• _TASK TO COMPLETE_: Filter out all lines without the word "emotion" from the data below, please, and copy the rest.

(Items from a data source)
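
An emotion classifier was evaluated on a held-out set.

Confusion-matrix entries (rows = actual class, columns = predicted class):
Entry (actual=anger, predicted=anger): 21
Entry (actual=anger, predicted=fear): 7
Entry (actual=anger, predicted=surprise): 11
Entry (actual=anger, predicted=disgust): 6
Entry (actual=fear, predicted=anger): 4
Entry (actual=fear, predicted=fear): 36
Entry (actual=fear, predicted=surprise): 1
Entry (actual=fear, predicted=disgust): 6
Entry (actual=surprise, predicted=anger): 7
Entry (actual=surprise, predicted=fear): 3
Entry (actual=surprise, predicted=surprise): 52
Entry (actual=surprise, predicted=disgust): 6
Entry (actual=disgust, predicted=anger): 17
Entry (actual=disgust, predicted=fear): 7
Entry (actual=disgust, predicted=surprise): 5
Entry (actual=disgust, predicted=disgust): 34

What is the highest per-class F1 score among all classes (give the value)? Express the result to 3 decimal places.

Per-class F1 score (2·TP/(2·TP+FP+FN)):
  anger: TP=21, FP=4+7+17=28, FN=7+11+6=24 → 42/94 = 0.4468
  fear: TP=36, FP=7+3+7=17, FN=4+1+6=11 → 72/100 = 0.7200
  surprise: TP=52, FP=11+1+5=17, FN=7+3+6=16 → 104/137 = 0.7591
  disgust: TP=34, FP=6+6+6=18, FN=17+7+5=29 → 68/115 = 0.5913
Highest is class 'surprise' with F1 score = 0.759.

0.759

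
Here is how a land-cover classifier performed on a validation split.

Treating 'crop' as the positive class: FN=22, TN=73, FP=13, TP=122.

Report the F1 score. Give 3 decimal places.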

* * *

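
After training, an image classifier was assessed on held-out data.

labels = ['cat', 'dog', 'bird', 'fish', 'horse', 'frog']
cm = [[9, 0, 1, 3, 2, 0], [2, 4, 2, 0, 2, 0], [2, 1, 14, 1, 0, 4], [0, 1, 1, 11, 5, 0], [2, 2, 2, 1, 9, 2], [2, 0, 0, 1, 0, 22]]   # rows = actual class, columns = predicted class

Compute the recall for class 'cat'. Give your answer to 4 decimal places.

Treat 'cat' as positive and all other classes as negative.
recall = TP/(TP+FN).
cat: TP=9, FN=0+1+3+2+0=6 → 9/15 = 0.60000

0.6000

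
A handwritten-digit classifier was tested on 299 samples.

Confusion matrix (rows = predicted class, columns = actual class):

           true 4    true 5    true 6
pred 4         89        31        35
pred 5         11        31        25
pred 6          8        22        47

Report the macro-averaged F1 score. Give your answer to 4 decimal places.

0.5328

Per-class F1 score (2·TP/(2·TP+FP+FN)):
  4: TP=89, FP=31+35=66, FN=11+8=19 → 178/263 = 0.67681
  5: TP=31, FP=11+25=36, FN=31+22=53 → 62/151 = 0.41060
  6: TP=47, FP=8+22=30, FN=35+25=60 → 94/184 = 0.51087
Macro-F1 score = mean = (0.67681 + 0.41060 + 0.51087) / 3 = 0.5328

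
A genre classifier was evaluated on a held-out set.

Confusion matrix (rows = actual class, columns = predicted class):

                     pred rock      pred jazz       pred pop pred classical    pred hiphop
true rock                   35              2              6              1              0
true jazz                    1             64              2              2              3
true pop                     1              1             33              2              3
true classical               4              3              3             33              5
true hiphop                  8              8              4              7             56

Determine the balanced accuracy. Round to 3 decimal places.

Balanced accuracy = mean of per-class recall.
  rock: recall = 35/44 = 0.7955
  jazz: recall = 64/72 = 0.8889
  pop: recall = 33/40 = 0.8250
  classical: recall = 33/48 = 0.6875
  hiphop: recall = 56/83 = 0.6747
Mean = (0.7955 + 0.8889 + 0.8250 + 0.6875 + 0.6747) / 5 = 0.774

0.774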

---

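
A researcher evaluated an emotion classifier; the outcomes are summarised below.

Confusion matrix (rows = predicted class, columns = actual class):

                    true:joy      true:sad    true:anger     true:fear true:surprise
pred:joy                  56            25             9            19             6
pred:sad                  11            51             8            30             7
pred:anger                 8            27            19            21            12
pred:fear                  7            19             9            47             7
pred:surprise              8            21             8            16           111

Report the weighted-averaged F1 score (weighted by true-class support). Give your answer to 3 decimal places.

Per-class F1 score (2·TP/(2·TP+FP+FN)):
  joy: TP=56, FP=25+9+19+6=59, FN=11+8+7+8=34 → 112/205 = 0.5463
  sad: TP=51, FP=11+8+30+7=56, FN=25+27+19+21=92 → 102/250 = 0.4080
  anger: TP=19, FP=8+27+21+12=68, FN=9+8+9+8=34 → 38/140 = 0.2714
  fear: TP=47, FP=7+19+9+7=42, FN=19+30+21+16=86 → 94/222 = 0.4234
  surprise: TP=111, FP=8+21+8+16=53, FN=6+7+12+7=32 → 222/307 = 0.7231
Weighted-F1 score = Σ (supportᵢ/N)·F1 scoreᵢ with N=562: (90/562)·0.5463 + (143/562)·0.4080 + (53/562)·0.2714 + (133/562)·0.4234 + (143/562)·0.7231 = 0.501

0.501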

• _EXPECTED OUTPUT_:
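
An emotion classifier was evaluated on a held-out set.
A researcher evaluated an emotion classifier; the outcomes are summarised below.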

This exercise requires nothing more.